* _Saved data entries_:

####################

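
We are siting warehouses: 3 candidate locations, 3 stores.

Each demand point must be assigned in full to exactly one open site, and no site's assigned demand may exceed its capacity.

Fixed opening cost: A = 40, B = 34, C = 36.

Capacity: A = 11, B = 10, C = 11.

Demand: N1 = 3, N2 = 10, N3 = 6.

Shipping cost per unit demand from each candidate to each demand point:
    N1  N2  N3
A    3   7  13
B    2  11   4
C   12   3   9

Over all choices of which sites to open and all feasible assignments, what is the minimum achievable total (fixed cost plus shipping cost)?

Open {B, C}; cheapest assignment that respects the capacities:
  B (cap 10, load 9): N1, N3 — cost 3×2 + 6×4 = 30
  C (cap 11, load 10): N2 — cost 10×3 = 30
  Shipping 60, fixed 70 → total 130.
  Any other capacity-feasible assignment to {B, C} ships for at least 60.
Compare {A, B, C}: its best feasible assignment gives total 170.
Compare {A, B}: its best feasible assignment gives total 174.
Every other set of open sites that can feasibly serve all demand totals ≥ 170 even under its best assignment. Minimum: 130.

130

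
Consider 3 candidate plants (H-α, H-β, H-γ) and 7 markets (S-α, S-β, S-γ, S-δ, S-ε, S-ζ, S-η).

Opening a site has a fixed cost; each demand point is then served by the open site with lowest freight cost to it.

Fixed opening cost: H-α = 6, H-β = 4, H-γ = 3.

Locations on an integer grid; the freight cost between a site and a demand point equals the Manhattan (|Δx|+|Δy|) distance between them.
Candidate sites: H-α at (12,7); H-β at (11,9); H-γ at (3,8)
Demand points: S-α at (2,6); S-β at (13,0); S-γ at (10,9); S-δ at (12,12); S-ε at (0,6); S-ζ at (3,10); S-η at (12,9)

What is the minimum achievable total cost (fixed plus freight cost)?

Open {H-β, H-γ}: assign each demand point to its cheapest open site.
  S-α→H-γ 3, S-β→H-β 11, S-γ→H-β 1, S-δ→H-β 4, S-ε→H-γ 5, S-ζ→H-γ 2, S-η→H-β 1
  freight cost 27, fixed 7 → total 34.
Compare {H-α, H-β, H-γ}: freight cost 24 + fixed 13 = 37.
Compare {H-α, H-γ}: freight cost 29 + fixed 9 = 38.
Compare {H-β}: freight cost 52 + fixed 4 = 56.
All other subsets cost ≥ 37. Minimum total cost: 34.

34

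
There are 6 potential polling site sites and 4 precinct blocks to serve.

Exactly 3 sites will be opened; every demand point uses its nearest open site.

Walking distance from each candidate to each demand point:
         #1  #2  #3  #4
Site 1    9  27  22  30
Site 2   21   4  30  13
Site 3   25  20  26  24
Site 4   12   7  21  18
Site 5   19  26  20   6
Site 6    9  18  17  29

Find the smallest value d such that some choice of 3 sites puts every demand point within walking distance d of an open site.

17

Open {Site 1, Site 2, Site 6}.
  Farthest demand point is #3 at walking distance 17 (to Site 6); all others are ≤ 17.
With {Site 2, Site 3, Site 6} the worst case is 17.
With {Site 2, Site 4, Site 6} the worst case is 17.
No size-3 selection achieves below 17.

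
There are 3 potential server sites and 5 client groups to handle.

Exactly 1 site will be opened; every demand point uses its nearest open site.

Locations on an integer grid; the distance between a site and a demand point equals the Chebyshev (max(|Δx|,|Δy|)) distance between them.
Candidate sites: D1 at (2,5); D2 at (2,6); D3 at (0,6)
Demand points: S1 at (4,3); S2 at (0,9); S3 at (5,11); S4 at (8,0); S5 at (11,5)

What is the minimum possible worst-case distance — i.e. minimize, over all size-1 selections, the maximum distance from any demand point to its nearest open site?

Open {D1}.
  Farthest demand point is S5 at distance 9 (to D1); all others are ≤ 9.
With {D2} the worst case is 9.
With {D3} the worst case is 11.
No size-1 selection achieves below 9.

9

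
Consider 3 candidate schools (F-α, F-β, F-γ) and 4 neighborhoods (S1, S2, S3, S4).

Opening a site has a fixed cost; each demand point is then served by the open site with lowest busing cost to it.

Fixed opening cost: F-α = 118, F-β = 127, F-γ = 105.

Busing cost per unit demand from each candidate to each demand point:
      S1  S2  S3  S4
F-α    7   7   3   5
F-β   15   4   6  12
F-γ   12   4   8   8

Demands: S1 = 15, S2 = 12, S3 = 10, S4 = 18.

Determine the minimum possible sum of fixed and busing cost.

427

Open {F-α}: assign each demand point to its cheapest open site.
  S1→F-α 15×7=105, S2→F-α 12×7=84, S3→F-α 10×3=30, S4→F-α 18×5=90
  busing cost 309, fixed 118 → total 427.
Compare {F-α, F-γ}: busing cost 273 + fixed 223 = 496.
Compare {F-α, F-β}: busing cost 273 + fixed 245 = 518.
Compare {F-γ}: busing cost 452 + fixed 105 = 557.
All other subsets cost ≥ 496. Minimum total cost: 427.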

####################

* _WHAT TO WORK ON_:
Exactly the lines from the one containing "Fixed opening cost: F-α" through the end of the records above are to be printed, and no others.

* _YOUR SOLUTION_:
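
Fixed opening cost: F-α = 118, F-β = 127, F-γ = 105.

Busing cost per unit demand from each candidate to each demand point:
      S1  S2  S3  S4
F-α    7   7   3   5
F-β   15   4   6  12
F-γ   12   4   8   8

Demands: S1 = 15, S2 = 12, S3 = 10, S4 = 18.

Determine the minimum possible sum of fixed and busing cost.

427

Open {F-α}: assign each demand point to its cheapest open site.
  S1→F-α 15×7=105, S2→F-α 12×7=84, S3→F-α 10×3=30, S4→F-α 18×5=90
  busing cost 309, fixed 118 → total 427.
Compare {F-α, F-γ}: busing cost 273 + fixed 223 = 496.
Compare {F-α, F-β}: busing cost 273 + fixed 245 = 518.
Compare {F-γ}: busing cost 452 + fixed 105 = 557.
All other subsets cost ≥ 496. Minimum total cost: 427.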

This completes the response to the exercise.